[Saved data entries]

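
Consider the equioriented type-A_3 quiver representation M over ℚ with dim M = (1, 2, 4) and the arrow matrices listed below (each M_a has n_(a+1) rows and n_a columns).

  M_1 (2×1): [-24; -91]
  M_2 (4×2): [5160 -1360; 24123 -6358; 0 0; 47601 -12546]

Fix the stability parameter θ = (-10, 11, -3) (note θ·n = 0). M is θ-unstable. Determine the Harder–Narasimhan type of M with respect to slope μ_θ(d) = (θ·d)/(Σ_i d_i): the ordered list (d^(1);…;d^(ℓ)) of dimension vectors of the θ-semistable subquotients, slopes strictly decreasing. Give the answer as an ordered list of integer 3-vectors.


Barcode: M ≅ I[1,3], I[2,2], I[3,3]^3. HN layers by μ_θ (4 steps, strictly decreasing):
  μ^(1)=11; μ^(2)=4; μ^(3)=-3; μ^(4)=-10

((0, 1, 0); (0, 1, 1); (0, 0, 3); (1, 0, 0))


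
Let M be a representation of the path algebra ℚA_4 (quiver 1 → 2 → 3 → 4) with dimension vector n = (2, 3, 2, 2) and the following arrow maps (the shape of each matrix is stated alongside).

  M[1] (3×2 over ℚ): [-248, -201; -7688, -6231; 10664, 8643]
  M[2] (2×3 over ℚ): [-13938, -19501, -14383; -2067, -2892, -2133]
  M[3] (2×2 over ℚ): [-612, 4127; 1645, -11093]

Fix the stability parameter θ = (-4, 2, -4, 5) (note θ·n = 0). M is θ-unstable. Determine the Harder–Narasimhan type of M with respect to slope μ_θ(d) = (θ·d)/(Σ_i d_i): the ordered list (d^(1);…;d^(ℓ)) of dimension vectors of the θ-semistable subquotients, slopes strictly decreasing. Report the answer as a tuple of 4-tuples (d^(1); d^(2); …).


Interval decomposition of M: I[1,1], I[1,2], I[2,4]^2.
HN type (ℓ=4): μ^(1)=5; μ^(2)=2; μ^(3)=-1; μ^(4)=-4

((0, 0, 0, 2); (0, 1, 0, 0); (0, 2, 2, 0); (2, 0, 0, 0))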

- EXERCISE PROMPT
What is needed is an exact copy of the entries from their first line down to the line with "M[1] (3×2 over", that line included, and nothing beyond it.

- COMPLETED TASK
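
Consider the equioriented type-A_3 quiver representation M over ℚ with dim M = (1, 2, 4) and the arrow matrices listed below (each M_a has n_(a+1) rows and n_a columns).

  M_1 (2×1): [-24; -91]
  M_2 (4×2): [5160 -1360; 24123 -6358; 0 0; 47601 -12546]

Fix the stability parameter θ = (-10, 11, -3) (note θ·n = 0). M is θ-unstable. Determine the Harder–Narasimhan type of M with respect to slope μ_θ(d) = (θ·d)/(Σ_i d_i): the ordered list (d^(1);…;d^(ℓ)) of dimension vectors of the θ-semistable subquotients, slopes strictly decreasing. Give the answer as an ordered list of integer 3-vectors.


Barcode: M ≅ I[1,3], I[2,2], I[3,3]^3. HN layers by μ_θ (4 steps, strictly decreasing):
  μ^(1)=11; μ^(2)=4; μ^(3)=-3; μ^(4)=-10

((0, 1, 0); (0, 1, 1); (0, 0, 3); (1, 0, 0))


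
Let M be a representation of the path algebra ℚA_4 (quiver 1 → 2 → 3 → 4) with dimension vector n = (2, 3, 2, 2) and the following arrow maps (the shape of each matrix is stated alongside).

  M[1] (3×2 over ℚ): [-248, -201; -7688, -6231; 10664, 8643]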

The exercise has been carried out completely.